++++ RECORDS PROVIDED ++++
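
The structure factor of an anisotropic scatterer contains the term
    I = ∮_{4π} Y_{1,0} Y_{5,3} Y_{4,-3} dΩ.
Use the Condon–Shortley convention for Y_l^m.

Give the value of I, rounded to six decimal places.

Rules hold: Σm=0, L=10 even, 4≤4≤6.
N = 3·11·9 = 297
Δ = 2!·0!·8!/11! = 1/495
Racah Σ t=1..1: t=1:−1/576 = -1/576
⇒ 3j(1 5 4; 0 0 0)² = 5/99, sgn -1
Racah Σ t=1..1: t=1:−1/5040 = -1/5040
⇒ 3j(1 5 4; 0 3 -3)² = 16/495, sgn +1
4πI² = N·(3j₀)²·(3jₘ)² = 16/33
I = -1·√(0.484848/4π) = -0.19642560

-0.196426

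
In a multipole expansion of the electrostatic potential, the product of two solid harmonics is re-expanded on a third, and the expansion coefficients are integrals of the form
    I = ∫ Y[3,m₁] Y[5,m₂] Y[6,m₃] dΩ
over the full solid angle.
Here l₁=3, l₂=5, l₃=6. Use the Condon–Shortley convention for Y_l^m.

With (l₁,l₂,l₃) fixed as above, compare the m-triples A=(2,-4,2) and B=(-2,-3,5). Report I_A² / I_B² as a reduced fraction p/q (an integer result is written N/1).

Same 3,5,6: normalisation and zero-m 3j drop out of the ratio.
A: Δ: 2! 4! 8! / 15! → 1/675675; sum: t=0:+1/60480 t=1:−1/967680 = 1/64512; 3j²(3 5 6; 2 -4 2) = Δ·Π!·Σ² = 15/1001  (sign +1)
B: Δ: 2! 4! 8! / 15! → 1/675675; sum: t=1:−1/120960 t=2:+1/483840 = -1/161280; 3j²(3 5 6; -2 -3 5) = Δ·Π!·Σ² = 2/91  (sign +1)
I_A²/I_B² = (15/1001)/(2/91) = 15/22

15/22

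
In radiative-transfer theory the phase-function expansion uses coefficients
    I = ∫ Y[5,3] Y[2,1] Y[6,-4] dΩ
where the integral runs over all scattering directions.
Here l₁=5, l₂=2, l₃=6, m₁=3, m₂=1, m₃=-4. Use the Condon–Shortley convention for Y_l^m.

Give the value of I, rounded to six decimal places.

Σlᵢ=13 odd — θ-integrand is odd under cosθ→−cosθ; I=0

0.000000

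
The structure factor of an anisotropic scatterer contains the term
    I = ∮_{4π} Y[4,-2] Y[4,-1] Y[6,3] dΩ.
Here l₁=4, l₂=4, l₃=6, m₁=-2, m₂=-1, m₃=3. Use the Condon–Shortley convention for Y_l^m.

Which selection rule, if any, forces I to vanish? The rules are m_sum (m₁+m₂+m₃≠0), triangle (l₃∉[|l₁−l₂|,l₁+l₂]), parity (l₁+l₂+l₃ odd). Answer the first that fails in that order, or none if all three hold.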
++++
EXERCISE GOAL: Copy exactly the stretch of data above from the line with "over the full solid angle." through the line with "Here l₁=3, l₂=5, l₃=6.", and omit all other lines.

WRITTEN RESPONSE:
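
over the full solid angle.
Here l₁=3, l₂=5, l₃=6. Use the Condon–Shortley convention for Y_l^m.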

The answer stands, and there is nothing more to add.